§ PROMPT: Copy the lines exactly as they appear, starting with the first line of the records and ending with the line that contains "Y[2,0] Y[3,0] dΩ.".

[Opening RECORDS section]

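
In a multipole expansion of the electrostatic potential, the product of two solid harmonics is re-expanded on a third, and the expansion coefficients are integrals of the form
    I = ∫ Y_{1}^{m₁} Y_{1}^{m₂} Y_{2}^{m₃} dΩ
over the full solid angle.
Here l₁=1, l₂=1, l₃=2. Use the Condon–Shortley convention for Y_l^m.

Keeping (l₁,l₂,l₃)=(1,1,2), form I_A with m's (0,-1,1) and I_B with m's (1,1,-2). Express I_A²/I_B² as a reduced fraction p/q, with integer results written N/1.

Same 1,1,2: normalisation and zero-m 3j drop out of the ratio.
A: Δ: 0! 2! 2! / 5! → 1/30; sum: t=0:+1/2 = 1/2; 3j²(1 1 2; 0 -1 1) = Δ·Π!·Σ² = 1/10  (sign -1)
B: Δ: 0! 2! 2! / 5! → 1/30; sum: t=0:+1/4 = 1/4; 3j²(1 1 2; 1 1 -2) = Δ·Π!·Σ² = 1/5  (sign +1)
I_A²/I_B² = (1/10)/(1/5) = 1/2

1/2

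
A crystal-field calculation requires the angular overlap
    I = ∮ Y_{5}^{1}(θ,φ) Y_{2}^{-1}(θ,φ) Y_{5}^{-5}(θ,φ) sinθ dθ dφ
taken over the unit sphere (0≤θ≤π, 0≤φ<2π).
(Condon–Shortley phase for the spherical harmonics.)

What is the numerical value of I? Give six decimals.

Σmᵢ = -5 ≠ 0, so the φ-integral vanishes; I = 0

0.000000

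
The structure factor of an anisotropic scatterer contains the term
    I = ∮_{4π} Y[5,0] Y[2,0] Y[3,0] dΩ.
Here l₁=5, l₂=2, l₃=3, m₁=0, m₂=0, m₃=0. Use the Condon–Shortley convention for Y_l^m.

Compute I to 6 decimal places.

Checks pass: Σm=0; 10 even; l₃=3∈[3,7].
(2·5+1)(2·2+1)(2·3+1) = 385
Δ: 4! 6! 0! / 11! → 1/2310
sum: t=2:+1/144 = 1/144
3j²(5 2 3; 0 0 0) = Δ·Π!·Σ² = 10/231  (sign -1)
(m-triple is (0,0,0) — same symbol as above.)
combine: 4πI² = 385·10/231·10/231 = 500/693
take √, sign +1: I = 0.23961470

0.239615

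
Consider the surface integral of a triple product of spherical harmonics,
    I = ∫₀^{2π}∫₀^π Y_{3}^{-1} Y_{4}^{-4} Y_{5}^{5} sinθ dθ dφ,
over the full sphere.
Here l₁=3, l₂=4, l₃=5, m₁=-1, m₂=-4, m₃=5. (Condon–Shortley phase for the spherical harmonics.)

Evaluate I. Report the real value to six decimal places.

Rules hold: Σm=0, L=12 even, 1≤5≤7.
N = 7·9·11 = 693
Δ = 2!·4!·6!/13! = 1/180180
Racah Σ t=0..2: t=0:+1/576 t=1:−1/144 t=2:+1/576 = -1/288
⇒ 3j(3 4 5; 0 0 0)² = 20/1001, sgn +1
Racah Σ t=0..0: t=0:+1/34560 = 1/34560
⇒ 3j(3 4 5; -1 -4 5)² = 14/429, sgn +1
4πI² = N·(3j₀)²·(3jₘ)² = 840/1859
I = +1·√(0.451856/4π) = 0.18962475

0.189625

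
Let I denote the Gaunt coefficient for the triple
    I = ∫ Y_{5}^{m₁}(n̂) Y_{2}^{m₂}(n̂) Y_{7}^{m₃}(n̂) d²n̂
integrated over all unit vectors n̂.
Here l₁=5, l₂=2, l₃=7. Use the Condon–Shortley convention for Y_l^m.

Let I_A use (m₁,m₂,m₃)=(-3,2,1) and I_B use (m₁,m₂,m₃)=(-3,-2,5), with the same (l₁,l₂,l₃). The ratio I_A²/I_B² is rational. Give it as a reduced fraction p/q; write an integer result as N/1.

l's match ⇒ only the (l;m) 3-j factors differ between A and B.
A: triangle coeff Δ(5,2,7) = 1/15015; Σ_t [0,0]: t=0:+1/1935360 = 1/1935360; (3j)²=1/1001 [(5 2 7; -3 2 1)], sign=+1
B: triangle coeff Δ(5,2,7) = 1/15015; Σ_t [0,0]: t=0:+1/1935360 = 1/1935360; (3j)²=3/91 [(5 2 7; -3 -2 5)], sign=+1
I_A²/I_B² = (1/1001)/(3/91) = 1/33

1/33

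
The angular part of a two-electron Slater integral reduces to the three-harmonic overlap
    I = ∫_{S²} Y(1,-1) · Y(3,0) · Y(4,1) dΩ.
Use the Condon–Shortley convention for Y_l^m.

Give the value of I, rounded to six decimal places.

-0.194664

m-sum 0 ✓  L=8 even ✓  2≤4≤4 ✓
Π(2lᵢ+1) = 3×7×9 = 189
triangle coeff Δ(1,3,4) = 1/252
Σ_t [0,0]: t=0:+1/36 = 1/36
(3j)²=4/63 [(1 3 4; 0 0 0)], sign=+1
Σ_t [0,0]: t=0:+1/72 = 1/72
(3j)²=5/126 [(1 3 4; -1 0 1)], sign=-1
⇒ 4πI² = 10/21
I = (-1)√(10/21/(4π)) = -0.19466390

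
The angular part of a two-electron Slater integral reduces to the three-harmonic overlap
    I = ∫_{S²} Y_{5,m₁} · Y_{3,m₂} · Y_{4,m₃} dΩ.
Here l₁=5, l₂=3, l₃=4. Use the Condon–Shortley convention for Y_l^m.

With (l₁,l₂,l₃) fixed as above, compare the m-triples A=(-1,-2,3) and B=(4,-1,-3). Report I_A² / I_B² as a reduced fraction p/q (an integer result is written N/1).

Same 5,3,4: normalisation and zero-m 3j drop out of the ratio.
A: Δ: 4! 6! 2! / 13! → 1/180180; sum: t=0:+1/17280 t=1:−1/1440 = -11/17280; 3j²(5 3 4; -1 -2 3) = Δ·Π!·Σ² = 11/468  (sign +1)
B: Δ: 4! 6! 2! / 13! → 1/180180; sum: t=0:+1/5760 t=1:−1/4320 = -1/17280; 3j²(5 3 4; 4 -1 -3) = Δ·Π!·Σ² = 7/4290  (sign +1)
I_A²/I_B² = (11/468)/(7/4290) = 605/42

605/42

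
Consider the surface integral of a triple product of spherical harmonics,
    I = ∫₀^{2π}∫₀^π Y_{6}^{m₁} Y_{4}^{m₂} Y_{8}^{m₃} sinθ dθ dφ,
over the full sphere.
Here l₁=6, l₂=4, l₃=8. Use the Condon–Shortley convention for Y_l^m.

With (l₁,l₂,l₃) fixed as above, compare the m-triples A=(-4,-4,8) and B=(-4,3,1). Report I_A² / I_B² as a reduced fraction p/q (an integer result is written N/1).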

[Closing RECORDS section]

§ ANSWER BELOW:
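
In a multipole expansion of the electrostatic potential, the product of two solid harmonics is re-expanded on a third, and the expansion coefficients are integrals of the form
    I = ∫ Y_{1}^{m₁} Y_{1}^{m₂} Y_{2}^{m₃} dΩ
over the full solid angle.
Here l₁=1, l₂=1, l₃=2. Use the Condon–Shortley convention for Y_l^m.

Keeping (l₁,l₂,l₃)=(1,1,2), form I_A with m's (0,-1,1) and I_B with m's (1,1,-2). Express I_A²/I_B² as a reduced fraction p/q, with integer results written N/1.

Same 1,1,2: normalisation and zero-m 3j drop out of the ratio.
A: Δ: 0! 2! 2! / 5! → 1/30; sum: t=0:+1/2 = 1/2; 3j²(1 1 2; 0 -1 1) = Δ·Π!·Σ² = 1/10  (sign -1)
B: Δ: 0! 2! 2! / 5! → 1/30; sum: t=0:+1/4 = 1/4; 3j²(1 1 2; 1 1 -2) = Δ·Π!·Σ² = 1/5  (sign +1)
I_A²/I_B² = (1/10)/(1/5) = 1/2

1/2

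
A crystal-field calculation requires the angular overlap
    I = ∮ Y_{5}^{1}(θ,φ) Y_{2}^{-1}(θ,φ) Y_{5}^{-5}(θ,φ) sinθ dθ dφ
taken over the unit sphere (0≤θ≤π, 0≤φ<2π).
(Condon–Shortley phase for the spherical harmonics.)

What is the numerical value of I? Give six decimals.

Σmᵢ = -5 ≠ 0, so the φ-integral vanishes; I = 0

0.000000

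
The structure factor of an anisotropic scatterer contains the term
    I = ∮_{4π} Y[5,0] Y[2,0] Y[3,0] dΩ.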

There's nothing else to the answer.